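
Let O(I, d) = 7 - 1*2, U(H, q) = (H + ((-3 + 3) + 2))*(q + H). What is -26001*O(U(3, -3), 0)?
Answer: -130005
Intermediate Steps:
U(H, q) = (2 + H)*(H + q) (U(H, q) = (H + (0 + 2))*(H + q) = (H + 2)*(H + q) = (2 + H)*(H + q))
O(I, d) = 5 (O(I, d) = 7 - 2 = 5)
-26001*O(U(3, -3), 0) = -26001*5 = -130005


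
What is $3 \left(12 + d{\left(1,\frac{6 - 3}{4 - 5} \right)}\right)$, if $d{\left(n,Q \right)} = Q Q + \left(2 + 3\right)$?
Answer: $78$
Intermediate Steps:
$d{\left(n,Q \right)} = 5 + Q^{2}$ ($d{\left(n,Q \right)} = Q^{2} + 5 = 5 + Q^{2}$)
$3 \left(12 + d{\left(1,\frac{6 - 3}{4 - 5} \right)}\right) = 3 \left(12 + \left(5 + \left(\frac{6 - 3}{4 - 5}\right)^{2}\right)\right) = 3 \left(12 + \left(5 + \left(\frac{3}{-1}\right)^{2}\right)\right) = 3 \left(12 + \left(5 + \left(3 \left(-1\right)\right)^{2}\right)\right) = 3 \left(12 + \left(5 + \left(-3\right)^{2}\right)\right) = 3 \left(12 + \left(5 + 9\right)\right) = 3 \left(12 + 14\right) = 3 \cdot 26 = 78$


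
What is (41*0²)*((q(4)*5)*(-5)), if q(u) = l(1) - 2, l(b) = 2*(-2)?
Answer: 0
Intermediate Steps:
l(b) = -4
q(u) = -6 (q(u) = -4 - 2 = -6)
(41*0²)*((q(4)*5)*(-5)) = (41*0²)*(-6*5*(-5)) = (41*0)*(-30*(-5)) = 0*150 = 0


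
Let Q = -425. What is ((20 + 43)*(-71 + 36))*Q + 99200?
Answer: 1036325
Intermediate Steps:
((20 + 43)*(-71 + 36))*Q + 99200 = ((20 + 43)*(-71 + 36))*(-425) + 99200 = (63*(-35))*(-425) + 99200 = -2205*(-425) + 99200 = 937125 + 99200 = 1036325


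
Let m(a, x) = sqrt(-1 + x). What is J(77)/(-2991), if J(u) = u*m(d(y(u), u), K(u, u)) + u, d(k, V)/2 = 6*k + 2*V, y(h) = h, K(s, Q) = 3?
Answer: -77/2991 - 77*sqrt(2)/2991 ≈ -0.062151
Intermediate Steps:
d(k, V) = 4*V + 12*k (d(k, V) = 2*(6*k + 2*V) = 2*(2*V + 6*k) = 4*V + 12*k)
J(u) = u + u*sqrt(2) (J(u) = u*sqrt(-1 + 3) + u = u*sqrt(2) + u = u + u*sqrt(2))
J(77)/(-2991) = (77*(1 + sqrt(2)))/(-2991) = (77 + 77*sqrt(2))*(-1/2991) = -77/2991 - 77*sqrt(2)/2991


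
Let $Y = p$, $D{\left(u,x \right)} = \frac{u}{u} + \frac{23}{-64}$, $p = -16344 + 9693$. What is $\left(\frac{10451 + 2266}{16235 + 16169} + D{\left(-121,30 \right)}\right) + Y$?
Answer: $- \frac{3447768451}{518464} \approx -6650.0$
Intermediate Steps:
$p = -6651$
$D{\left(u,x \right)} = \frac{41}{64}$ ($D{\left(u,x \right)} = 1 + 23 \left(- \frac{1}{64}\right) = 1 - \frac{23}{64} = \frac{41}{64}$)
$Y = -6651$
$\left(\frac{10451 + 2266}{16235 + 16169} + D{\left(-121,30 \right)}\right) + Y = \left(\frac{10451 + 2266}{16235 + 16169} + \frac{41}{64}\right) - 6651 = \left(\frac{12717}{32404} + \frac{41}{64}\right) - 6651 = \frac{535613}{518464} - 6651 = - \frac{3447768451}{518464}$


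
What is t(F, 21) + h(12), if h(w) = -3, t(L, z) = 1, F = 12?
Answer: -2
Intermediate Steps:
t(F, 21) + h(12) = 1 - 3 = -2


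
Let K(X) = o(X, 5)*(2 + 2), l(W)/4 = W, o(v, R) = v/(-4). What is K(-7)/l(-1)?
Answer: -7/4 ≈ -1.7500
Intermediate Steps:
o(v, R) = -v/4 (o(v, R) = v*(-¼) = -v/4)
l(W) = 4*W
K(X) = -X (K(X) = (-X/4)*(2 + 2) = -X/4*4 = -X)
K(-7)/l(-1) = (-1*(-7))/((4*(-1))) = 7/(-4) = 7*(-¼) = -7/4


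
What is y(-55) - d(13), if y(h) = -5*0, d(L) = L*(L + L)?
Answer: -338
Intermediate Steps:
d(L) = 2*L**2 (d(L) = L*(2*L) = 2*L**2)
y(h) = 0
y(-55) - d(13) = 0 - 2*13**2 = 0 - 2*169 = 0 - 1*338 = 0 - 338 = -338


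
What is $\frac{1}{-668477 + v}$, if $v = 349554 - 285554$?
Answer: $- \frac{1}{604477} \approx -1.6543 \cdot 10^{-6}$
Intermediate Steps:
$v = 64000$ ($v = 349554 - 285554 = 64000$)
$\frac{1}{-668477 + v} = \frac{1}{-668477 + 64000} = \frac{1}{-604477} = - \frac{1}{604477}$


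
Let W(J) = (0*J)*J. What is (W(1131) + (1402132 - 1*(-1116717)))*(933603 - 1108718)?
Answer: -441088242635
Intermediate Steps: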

....................

Work to complete: In the entries above, tally the lines that hold the string "What" and give only the count.

Output for this task: 11